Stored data

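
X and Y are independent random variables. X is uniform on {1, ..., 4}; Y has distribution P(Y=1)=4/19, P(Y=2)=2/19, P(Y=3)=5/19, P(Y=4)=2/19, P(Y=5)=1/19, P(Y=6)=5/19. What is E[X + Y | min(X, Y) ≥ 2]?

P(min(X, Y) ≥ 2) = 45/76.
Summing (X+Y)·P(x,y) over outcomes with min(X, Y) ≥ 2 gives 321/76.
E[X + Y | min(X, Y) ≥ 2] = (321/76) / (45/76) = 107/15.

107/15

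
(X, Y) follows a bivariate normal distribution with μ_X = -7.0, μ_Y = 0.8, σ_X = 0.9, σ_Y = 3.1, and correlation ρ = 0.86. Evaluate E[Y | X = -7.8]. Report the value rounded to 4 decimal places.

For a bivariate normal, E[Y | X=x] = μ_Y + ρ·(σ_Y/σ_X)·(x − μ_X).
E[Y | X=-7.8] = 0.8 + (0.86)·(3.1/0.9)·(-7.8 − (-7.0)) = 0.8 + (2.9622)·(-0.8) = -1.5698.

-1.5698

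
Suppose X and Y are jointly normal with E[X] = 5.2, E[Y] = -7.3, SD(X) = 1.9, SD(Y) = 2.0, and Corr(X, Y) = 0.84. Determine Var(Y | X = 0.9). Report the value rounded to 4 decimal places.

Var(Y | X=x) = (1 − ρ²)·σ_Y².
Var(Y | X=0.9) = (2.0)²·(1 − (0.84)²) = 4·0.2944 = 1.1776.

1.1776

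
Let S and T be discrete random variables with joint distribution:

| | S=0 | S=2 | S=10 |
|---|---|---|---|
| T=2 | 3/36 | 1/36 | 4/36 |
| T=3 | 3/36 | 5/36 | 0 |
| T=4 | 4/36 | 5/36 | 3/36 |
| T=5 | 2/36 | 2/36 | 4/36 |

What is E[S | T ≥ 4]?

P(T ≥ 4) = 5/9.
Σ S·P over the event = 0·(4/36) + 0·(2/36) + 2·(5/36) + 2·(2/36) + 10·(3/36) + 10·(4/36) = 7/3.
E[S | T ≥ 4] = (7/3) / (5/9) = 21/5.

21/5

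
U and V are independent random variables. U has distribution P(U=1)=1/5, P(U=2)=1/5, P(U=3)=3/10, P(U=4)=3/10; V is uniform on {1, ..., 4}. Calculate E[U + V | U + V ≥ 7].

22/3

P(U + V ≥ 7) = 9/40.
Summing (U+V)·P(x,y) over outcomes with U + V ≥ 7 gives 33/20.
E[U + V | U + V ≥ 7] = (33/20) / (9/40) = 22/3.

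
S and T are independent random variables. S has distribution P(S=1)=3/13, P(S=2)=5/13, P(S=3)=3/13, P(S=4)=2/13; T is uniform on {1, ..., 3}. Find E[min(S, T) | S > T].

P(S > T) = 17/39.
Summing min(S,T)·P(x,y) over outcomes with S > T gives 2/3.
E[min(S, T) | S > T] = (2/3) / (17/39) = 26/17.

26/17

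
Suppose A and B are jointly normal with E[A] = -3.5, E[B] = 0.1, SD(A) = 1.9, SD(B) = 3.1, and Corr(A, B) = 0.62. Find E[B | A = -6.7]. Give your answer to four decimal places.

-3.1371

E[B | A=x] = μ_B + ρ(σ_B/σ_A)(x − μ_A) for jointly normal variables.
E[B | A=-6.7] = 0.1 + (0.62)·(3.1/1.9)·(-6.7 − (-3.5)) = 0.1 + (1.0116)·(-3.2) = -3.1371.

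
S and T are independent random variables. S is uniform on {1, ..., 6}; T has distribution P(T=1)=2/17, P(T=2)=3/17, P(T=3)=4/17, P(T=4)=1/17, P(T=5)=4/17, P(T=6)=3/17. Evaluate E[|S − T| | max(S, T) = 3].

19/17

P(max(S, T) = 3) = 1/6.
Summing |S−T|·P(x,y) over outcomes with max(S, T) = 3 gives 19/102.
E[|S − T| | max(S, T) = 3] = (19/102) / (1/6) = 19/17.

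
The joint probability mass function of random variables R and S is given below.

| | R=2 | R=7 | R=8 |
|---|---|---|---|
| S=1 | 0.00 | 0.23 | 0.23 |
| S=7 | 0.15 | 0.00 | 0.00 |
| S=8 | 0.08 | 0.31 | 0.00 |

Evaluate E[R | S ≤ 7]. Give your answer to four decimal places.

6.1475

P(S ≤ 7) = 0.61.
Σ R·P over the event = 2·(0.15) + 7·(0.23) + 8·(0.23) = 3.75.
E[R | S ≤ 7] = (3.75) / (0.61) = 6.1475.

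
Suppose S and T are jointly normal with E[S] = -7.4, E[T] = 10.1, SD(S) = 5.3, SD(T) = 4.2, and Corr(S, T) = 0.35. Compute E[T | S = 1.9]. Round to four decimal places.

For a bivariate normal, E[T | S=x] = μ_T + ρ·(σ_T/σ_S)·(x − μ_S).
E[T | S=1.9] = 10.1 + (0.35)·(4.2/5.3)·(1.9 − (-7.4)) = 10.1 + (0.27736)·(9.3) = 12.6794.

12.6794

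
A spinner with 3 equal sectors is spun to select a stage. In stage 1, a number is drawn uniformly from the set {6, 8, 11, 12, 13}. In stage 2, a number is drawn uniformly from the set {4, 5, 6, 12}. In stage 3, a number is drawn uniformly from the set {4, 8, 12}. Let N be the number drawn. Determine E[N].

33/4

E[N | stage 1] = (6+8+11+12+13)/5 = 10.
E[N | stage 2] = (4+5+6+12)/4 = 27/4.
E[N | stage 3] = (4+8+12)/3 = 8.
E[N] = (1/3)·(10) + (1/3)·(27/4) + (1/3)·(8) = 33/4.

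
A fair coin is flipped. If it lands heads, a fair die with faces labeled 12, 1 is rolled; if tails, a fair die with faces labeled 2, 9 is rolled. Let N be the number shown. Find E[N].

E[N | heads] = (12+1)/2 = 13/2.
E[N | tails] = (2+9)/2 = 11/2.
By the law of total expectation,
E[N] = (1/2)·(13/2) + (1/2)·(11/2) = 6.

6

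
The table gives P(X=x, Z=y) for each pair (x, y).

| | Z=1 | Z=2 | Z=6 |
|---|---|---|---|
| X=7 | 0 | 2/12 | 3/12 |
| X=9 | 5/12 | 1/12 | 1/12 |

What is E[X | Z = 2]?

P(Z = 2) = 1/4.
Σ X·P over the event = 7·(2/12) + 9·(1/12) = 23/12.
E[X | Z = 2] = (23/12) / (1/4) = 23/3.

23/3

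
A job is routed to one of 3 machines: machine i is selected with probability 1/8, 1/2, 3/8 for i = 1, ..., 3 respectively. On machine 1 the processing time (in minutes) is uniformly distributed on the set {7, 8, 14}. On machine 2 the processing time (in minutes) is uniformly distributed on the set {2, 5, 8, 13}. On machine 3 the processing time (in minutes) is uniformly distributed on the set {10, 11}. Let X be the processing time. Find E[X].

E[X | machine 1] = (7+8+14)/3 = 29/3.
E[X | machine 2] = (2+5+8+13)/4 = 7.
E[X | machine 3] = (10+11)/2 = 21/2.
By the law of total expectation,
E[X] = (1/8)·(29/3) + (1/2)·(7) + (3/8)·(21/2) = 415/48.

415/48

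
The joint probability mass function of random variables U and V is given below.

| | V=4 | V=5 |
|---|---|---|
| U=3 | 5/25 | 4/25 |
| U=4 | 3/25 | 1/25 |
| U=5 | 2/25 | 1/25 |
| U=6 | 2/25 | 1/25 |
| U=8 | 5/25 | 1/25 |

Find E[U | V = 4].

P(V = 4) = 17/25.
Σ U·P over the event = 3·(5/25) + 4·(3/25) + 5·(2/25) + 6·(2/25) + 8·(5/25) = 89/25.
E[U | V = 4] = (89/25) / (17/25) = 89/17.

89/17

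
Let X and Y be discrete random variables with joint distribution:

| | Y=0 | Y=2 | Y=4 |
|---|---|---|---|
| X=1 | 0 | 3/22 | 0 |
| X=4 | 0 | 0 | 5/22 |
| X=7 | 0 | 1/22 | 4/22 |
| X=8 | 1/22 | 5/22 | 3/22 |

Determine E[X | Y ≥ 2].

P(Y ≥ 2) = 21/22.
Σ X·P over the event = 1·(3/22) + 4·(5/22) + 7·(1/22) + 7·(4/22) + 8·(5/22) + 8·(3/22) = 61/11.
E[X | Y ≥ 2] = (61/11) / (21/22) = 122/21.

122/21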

### WHAT YOU HAVE TO DO
With the line containing "Let X and Y" as the first and the last line of the records as the final one, print exactly the lines in that span.

### ANSWER AREA
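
Let X and Y be discrete random variables with joint distribution:

| | Y=0 | Y=2 | Y=4 |
|---|---|---|---|
| X=1 | 0 | 3/22 | 0 |
| X=4 | 0 | 0 | 5/22 |
| X=7 | 0 | 1/22 | 4/22 |
| X=8 | 1/22 | 5/22 | 3/22 |

Determine E[X | Y ≥ 2].

P(Y ≥ 2) = 21/22.
Σ X·P over the event = 1·(3/22) + 4·(5/22) + 7·(1/22) + 7·(4/22) + 8·(5/22) + 8·(3/22) = 61/11.
E[X | Y ≥ 2] = (61/11) / (21/22) = 122/21.

122/21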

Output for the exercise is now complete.